» **GOAL OF THE EXERCISE**
Find how many lines in the listing below include the word "values". Give that number only.
◇ ◇ ◇ ◇
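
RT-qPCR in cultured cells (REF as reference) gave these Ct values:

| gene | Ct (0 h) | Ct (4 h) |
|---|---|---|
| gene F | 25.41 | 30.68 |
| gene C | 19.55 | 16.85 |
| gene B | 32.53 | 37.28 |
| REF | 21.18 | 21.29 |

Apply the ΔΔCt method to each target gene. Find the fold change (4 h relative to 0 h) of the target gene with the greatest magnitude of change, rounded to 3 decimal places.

0.028

gene F: ΔΔCt = (30.68−21.29) − (25.41−21.18) = 9.39 − 4.23 = 5.16; fold change = 2^-5.16 = 0.028
gene C: ΔΔCt = (16.85−21.29) − (19.55−21.18) = -4.44 − (-1.63) = -2.81; fold change = 2^2.81 = 7.013
gene B: ΔΔCt = (37.28−21.29) − (32.53−21.18) = 15.99 − 11.35 = 4.64; fold change = 2^-4.64 = 0.040
gene F has the largest |ΔΔCt| = 5.16.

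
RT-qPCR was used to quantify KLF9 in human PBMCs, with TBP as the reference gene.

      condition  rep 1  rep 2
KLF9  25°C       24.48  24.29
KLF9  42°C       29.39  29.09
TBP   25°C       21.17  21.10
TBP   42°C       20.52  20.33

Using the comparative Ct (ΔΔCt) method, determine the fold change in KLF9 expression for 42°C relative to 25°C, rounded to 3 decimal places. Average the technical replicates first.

Mean Ct: KLF9 25°C 24.385; KLF9 42°C 29.240; TBP 25°C 21.135; TBP 42°C 20.425
ΔCt(25°C) = 24.385 − 21.135 = 3.250
ΔCt(42°C) = 29.240 − 20.425 = 8.815
ΔΔCt = 8.815 − 3.250 = 5.565
Fold change = 2^(−5.565) = 0.0211

0.021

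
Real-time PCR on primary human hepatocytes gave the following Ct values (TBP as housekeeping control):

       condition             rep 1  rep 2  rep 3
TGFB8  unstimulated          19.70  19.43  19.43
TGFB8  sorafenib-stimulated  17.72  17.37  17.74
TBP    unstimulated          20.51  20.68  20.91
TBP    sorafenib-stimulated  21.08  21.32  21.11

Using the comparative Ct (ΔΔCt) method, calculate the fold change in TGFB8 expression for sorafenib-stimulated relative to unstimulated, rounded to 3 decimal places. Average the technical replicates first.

Mean Ct: TGFB8 unstimulated 19.520; TGFB8 sorafenib-stimulated 17.610; TBP unstimulated 20.700; TBP sorafenib-stimulated 21.170
ΔCt(unstimulated) = 19.520 − 20.700 = -1.180
ΔCt(sorafenib-stimulated) = 17.610 − 21.170 = -3.560
ΔΔCt = -3.560 − (-1.180) = -2.380
Fold change = 2^(−(-2.380)) = 2^2.380 = 5.2054

5.205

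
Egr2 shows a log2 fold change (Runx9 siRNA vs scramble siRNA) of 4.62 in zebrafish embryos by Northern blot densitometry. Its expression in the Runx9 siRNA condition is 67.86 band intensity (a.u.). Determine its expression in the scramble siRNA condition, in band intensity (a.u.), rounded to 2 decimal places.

Fold change = 2^(4.62) = 24.5900
scramble siRNA expression = 67.86 / 24.5900 = 2.76

2.76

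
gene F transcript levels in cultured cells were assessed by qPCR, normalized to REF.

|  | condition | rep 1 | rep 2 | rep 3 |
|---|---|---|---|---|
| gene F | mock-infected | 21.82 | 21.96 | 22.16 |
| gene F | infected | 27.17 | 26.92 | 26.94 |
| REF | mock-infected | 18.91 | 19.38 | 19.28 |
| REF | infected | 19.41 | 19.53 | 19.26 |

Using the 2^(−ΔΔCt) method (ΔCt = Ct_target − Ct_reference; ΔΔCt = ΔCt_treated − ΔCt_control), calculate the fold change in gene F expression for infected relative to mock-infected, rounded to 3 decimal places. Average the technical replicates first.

Mean Ct: gene F mock-infected 21.980; gene F infected 27.010; REF mock-infected 19.190; REF infected 19.400
ΔCt(mock-infected) = 21.980 − 19.190 = 2.790
ΔCt(infected) = 27.010 − 19.400 = 7.610
ΔΔCt = 7.610 − 2.790 = 4.820
Fold change = 2^(−4.820) = 0.0354

0.035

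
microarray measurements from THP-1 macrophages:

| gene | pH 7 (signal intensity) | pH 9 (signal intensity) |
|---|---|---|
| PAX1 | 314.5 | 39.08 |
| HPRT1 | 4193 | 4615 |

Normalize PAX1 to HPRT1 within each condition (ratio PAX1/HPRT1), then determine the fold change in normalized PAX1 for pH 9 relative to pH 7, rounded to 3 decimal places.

0.113

PAX1/HPRT1 (pH 7) = 314.5 / 4193 = 0.075006
PAX1/HPRT1 (pH 9) = 39.08 / 4615 = 0.008468
Fold change = 0.008468 / 0.075006 = 0.1129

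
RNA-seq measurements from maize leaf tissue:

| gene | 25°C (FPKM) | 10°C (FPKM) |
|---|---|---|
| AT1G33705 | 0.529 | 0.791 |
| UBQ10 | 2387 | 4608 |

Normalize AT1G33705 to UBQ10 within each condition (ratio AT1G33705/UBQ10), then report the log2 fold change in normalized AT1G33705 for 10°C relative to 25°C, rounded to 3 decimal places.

AT1G33705/UBQ10 (25°C) = 0.529 / 2387 = 0.00022162
AT1G33705/UBQ10 (10°C) = 0.791 / 4608 = 0.00017166
Fold change = 0.00017166 / 0.00022162 = 0.7746
log2(0.7746) = -0.3685

-0.369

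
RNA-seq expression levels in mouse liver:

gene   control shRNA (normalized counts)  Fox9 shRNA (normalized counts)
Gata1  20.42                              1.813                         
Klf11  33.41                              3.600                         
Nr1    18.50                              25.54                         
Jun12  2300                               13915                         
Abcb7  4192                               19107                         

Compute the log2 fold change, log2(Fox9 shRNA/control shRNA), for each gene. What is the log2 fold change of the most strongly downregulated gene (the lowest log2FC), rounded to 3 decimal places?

log2(1.813/20.42) = -3.494  (Gata1)
log2(3.600/33.41) = -3.214  (Klf11)
log2(25.54/18.50) = 0.465  (Nr1)
log2(13915/2300) = 2.597  (Jun12)
log2(19107/4192) = 2.188  (Abcb7)
Gata1 is most strongly downregulated.

-3.494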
◇ ◇ ◇ ◇
» **WRITTEN REPLY**
2